Your task is to transcribe the entries exactly.

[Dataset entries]
_ _ _ _ _

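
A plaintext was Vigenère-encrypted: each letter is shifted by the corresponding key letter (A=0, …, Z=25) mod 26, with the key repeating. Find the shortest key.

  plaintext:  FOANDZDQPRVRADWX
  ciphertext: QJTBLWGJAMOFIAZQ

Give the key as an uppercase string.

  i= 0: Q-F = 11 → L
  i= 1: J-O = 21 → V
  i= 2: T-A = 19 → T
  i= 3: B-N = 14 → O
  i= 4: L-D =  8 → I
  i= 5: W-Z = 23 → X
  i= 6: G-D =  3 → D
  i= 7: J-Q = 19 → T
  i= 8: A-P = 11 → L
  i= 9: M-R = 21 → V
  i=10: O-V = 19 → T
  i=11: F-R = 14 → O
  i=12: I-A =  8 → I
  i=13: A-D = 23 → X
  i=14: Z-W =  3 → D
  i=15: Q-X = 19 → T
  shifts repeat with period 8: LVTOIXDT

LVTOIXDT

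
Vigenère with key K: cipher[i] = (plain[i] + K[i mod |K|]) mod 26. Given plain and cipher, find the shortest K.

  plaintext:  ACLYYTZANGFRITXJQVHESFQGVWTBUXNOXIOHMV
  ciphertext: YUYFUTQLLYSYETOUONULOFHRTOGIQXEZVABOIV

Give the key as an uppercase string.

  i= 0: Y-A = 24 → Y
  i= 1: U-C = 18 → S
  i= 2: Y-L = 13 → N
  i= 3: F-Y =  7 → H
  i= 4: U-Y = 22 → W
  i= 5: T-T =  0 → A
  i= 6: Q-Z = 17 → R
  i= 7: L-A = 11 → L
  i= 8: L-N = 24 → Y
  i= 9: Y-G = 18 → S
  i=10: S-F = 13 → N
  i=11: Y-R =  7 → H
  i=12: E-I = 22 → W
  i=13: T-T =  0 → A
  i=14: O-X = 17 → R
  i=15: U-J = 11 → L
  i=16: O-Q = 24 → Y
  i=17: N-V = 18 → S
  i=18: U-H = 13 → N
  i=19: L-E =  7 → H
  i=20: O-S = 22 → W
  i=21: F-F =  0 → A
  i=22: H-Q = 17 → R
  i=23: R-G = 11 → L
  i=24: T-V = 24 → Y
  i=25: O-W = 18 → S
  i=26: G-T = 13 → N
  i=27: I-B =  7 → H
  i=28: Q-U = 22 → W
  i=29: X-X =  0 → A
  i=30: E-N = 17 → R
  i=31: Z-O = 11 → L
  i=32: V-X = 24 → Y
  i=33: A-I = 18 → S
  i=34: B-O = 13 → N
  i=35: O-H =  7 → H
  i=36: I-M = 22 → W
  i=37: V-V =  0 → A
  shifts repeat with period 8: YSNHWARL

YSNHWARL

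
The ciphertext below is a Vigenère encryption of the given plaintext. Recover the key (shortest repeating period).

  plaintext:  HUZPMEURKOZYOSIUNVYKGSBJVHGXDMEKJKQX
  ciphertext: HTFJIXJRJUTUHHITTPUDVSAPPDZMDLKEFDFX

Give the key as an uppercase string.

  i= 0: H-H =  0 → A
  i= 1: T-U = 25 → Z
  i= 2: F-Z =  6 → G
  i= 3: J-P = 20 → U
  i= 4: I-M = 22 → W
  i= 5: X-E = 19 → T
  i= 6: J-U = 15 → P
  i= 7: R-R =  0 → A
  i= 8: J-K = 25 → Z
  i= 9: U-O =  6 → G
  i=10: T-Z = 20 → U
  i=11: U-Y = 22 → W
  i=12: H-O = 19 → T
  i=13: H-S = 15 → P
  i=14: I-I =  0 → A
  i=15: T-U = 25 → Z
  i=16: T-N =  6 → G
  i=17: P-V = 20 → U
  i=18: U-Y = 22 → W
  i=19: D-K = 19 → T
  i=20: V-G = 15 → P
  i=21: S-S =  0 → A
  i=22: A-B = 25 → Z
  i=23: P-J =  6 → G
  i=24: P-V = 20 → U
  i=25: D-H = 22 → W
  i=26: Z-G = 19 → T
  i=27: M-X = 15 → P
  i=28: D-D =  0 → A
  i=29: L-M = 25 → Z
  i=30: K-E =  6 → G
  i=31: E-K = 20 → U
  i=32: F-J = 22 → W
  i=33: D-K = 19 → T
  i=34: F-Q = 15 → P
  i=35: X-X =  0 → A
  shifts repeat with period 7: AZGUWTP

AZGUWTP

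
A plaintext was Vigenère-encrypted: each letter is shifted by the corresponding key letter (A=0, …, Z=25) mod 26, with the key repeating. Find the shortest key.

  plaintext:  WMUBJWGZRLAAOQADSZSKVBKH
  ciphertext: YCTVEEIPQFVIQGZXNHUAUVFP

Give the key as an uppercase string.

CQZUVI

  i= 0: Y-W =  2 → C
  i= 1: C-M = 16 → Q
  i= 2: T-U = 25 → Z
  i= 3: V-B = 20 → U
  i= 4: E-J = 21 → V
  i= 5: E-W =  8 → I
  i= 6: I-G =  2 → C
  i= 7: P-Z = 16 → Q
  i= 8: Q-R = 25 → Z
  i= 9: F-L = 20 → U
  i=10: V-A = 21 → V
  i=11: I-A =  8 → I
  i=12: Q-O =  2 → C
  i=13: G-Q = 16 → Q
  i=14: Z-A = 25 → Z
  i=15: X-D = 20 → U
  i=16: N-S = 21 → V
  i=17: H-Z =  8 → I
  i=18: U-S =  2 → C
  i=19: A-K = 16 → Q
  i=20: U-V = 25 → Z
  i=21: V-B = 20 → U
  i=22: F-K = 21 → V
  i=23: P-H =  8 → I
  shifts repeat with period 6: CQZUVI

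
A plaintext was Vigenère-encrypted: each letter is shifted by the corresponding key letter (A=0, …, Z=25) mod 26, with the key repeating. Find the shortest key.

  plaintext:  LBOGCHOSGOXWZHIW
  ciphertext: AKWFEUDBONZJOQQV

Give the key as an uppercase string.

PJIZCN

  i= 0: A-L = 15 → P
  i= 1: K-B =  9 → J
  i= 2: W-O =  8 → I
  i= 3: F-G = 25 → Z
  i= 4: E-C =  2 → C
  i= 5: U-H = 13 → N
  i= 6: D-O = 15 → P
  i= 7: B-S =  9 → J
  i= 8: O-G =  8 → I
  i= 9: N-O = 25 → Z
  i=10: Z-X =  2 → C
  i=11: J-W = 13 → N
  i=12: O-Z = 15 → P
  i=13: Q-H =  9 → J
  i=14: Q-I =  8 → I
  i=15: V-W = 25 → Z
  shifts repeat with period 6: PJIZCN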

_ _ _ _ _

Result below
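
A plaintext was Vigenère-encrypted: each letter is shifted by the corresponding key letter (A=0, …, Z=25) mod 26, with the key repeating. Find the shortest key.

  plaintext:  FOANDZDQPRVRADWX
  ciphertext: QJTBLWGJAMOFIAZQ

Give the key as an uppercase string.

  i= 0: Q-F = 11 → L
  i= 1: J-O = 21 → V
  i= 2: T-A = 19 → T
  i= 3: B-N = 14 → O
  i= 4: L-D =  8 → I
  i= 5: W-Z = 23 → X
  i= 6: G-D =  3 → D
  i= 7: J-Q = 19 → T
  i= 8: A-P = 11 → L
  i= 9: M-R = 21 → V
  i=10: O-V = 19 → T
  i=11: F-R = 14 → O
  i=12: I-A =  8 → I
  i=13: A-D = 23 → X
  i=14: Z-W =  3 → D
  i=15: Q-X = 19 → T
  shifts repeat with period 8: LVTOIXDT

LVTOIXDT

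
Vigenère with key K: cipher[i] = (plain[i] + K[i mod |K|]) mod 26. Given plain and cipher, find the shortest K.

  plaintext:  ACLYYTZANGFRITXJQVHESFQGVWTBUXNOXIOHMV
  ciphertext: YUYFUTQLLYSYETOUONULOFHRTOGIQXEZVABOIV

Give the key as an uppercase string.

  i= 0: Y-A = 24 → Y
  i= 1: U-C = 18 → S
  i= 2: Y-L = 13 → N
  i= 3: F-Y =  7 → H
  i= 4: U-Y = 22 → W
  i= 5: T-T =  0 → A
  i= 6: Q-Z = 17 → R
  i= 7: L-A = 11 → L
  i= 8: L-N = 24 → Y
  i= 9: Y-G = 18 → S
  i=10: S-F = 13 → N
  i=11: Y-R =  7 → H
  i=12: E-I = 22 → W
  i=13: T-T =  0 → A
  i=14: O-X = 17 → R
  i=15: U-J = 11 → L
  i=16: O-Q = 24 → Y
  i=17: N-V = 18 → S
  i=18: U-H = 13 → N
  i=19: L-E =  7 → H
  i=20: O-S = 22 → W
  i=21: F-F =  0 → A
  i=22: H-Q = 17 → R
  i=23: R-G = 11 → L
  i=24: T-V = 24 → Y
  i=25: O-W = 18 → S
  i=26: G-T = 13 → N
  i=27: I-B =  7 → H
  i=28: Q-U = 22 → W
  i=29: X-X =  0 → A
  i=30: E-N = 17 → R
  i=31: Z-O = 11 → L
  i=32: V-X = 24 → Y
  i=33: A-I = 18 → S
  i=34: B-O = 13 → N
  i=35: O-H =  7 → H
  i=36: I-M = 22 → W
  i=37: V-V =  0 → A
  shifts repeat with period 8: YSNHWARL

YSNHWARL

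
The ciphertext below is a Vigenère encryption of the given plaintext. Recover the key (shortest repeating period).

  plaintext:  HUZPMEURKOZYOSIUNVYKGSBJVHGXDMEKJKQX
  ciphertext: HTFJIXJRJUTUHHITTPUDVSAPPDZMDLKEFDFX

Give the key as an uppercase string.

  i= 0: H-H =  0 → A
  i= 1: T-U = 25 → Z
  i= 2: F-Z =  6 → G
  i= 3: J-P = 20 → U
  i= 4: I-M = 22 → W
  i= 5: X-E = 19 → T
  i= 6: J-U = 15 → P
  i= 7: R-R =  0 → A
  i= 8: J-K = 25 → Z
  i= 9: U-O =  6 → G
  i=10: T-Z = 20 → U
  i=11: U-Y = 22 → W
  i=12: H-O = 19 → T
  i=13: H-S = 15 → P
  i=14: I-I =  0 → A
  i=15: T-U = 25 → Z
  i=16: T-N =  6 → G
  i=17: P-V = 20 → U
  i=18: U-Y = 22 → W
  i=19: D-K = 19 → T
  i=20: V-G = 15 → P
  i=21: S-S =  0 → A
  i=22: A-B = 25 → Z
  i=23: P-J =  6 → G
  i=24: P-V = 20 → U
  i=25: D-H = 22 → W
  i=26: Z-G = 19 → T
  i=27: M-X = 15 → P
  i=28: D-D =  0 → A
  i=29: L-M = 25 → Z
  i=30: K-E =  6 → G
  i=31: E-K = 20 → U
  i=32: F-J = 22 → W
  i=33: D-K = 19 → T
  i=34: F-Q = 15 → P
  i=35: X-X =  0 → A
  shifts repeat with period 7: AZGUWTP

AZGUWTP

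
A plaintext was Vigenère-encrypted: each letter is shifted by the corresponding key letter (A=0, …, Z=25) mod 26, with the key repeating. Find the shortest key.

  plaintext:  WMUBJWGZRLAAOQADSZSKVBKH
  ciphertext: YCTVEEIPQFVIQGZXNHUAUVFP

Give the key as an uppercase string.

CQZUVI

  i= 0: Y-W =  2 → C
  i= 1: C-M = 16 → Q
  i= 2: T-U = 25 → Z
  i= 3: V-B = 20 → U
  i= 4: E-J = 21 → V
  i= 5: E-W =  8 → I
  i= 6: I-G =  2 → C
  i= 7: P-Z = 16 → Q
  i= 8: Q-R = 25 → Z
  i= 9: F-L = 20 → U
  i=10: V-A = 21 → V
  i=11: I-A =  8 → I
  i=12: Q-O =  2 → C
  i=13: G-Q = 16 → Q
  i=14: Z-A = 25 → Z
  i=15: X-D = 20 → U
  i=16: N-S = 21 → V
  i=17: H-Z =  8 → I
  i=18: U-S =  2 → C
  i=19: A-K = 16 → Q
  i=20: U-V = 25 → Z
  i=21: V-B = 20 → U
  i=22: F-K = 21 → V
  i=23: P-H =  8 → I
  shifts repeat with period 6: CQZUVI

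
A plaintext was Vigenère-encrypted: each letter is shifted by the corresponding key letter (A=0, …, Z=25) mod 26, with the key repeating. Find the shortest key.

  plaintext:  LBOGCHOSGOXWZHIW
  ciphertext: AKWFEUDBONZJOQQV

Give the key as an uppercase string.

PJIZCN

  i= 0: A-L = 15 → P
  i= 1: K-B =  9 → J
  i= 2: W-O =  8 → I
  i= 3: F-G = 25 → Z
  i= 4: E-C =  2 → C
  i= 5: U-H = 13 → N
  i= 6: D-O = 15 → P
  i= 7: B-S =  9 → J
  i= 8: O-G =  8 → I
  i= 9: N-O = 25 → Z
  i=10: Z-X =  2 → C
  i=11: J-W = 13 → N
  i=12: O-Z = 15 → P
  i=13: Q-H =  9 → J
  i=14: Q-I =  8 → I
  i=15: V-W = 25 → Z
  shifts repeat with period 6: PJIZCN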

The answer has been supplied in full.